Saved data entries:
· · · · · · ·
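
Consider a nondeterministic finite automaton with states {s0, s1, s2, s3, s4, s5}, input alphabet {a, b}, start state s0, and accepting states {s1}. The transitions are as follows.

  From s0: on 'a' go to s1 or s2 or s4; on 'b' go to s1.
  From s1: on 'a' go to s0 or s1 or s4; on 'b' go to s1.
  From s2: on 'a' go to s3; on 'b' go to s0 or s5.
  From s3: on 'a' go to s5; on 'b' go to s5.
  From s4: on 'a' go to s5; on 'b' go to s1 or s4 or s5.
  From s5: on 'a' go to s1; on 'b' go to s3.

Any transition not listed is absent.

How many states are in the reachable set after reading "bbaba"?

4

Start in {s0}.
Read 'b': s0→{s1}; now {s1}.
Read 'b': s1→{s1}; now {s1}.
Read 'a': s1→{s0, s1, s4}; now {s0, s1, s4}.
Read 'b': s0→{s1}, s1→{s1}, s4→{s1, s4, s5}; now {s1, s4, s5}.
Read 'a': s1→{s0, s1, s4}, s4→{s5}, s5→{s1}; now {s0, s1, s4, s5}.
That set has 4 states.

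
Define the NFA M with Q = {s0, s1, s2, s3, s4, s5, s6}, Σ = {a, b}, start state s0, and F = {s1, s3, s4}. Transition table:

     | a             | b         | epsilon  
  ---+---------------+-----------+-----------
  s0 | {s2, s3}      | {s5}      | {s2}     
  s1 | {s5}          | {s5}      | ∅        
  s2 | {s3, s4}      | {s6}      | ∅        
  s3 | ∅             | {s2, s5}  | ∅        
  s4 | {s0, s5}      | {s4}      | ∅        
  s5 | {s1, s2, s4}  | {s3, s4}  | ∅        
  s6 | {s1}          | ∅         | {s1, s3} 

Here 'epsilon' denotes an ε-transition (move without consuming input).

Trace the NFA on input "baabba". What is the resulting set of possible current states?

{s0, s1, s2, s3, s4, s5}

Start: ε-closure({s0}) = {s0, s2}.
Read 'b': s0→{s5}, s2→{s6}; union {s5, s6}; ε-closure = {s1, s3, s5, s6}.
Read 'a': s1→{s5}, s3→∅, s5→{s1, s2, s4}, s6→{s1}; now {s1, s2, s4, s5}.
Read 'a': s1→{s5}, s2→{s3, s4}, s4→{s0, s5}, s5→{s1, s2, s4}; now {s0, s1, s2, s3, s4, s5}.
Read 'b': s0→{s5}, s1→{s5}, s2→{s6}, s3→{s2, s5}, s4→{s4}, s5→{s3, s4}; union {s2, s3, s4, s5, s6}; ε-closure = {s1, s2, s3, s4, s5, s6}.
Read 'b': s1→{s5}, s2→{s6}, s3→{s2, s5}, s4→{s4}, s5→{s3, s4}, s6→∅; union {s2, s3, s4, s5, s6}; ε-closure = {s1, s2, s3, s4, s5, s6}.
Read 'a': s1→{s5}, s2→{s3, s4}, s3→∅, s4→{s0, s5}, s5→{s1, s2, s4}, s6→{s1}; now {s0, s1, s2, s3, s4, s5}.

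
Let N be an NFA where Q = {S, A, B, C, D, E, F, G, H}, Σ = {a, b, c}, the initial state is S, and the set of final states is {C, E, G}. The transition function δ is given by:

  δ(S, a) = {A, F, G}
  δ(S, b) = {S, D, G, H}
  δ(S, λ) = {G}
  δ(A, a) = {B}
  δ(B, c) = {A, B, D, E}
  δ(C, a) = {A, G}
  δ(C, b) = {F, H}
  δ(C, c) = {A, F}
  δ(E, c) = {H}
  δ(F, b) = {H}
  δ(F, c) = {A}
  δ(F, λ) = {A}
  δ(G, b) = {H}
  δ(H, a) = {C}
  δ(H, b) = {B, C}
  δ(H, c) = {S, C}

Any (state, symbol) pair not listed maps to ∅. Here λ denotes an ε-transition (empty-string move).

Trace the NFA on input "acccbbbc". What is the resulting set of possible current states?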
· · · · · · ·
Exercise prompt: Beginning at the top of the data, extract each line through the line containing "From s4: on" and return those lines exactly, with nothing added.

Result:
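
Consider a nondeterministic finite automaton with states {s0, s1, s2, s3, s4, s5}, input alphabet {a, b}, start state s0, and accepting states {s1}. The transitions are as follows.

  From s0: on 'a' go to s1 or s2 or s4; on 'b' go to s1.
  From s1: on 'a' go to s0 or s1 or s4; on 'b' go to s1.
  From s2: on 'a' go to s3; on 'b' go to s0 or s5.
  From s3: on 'a' go to s5; on 'b' go to s5.
  From s4: on 'a' go to s5; on 'b' go to s1 or s4 or s5.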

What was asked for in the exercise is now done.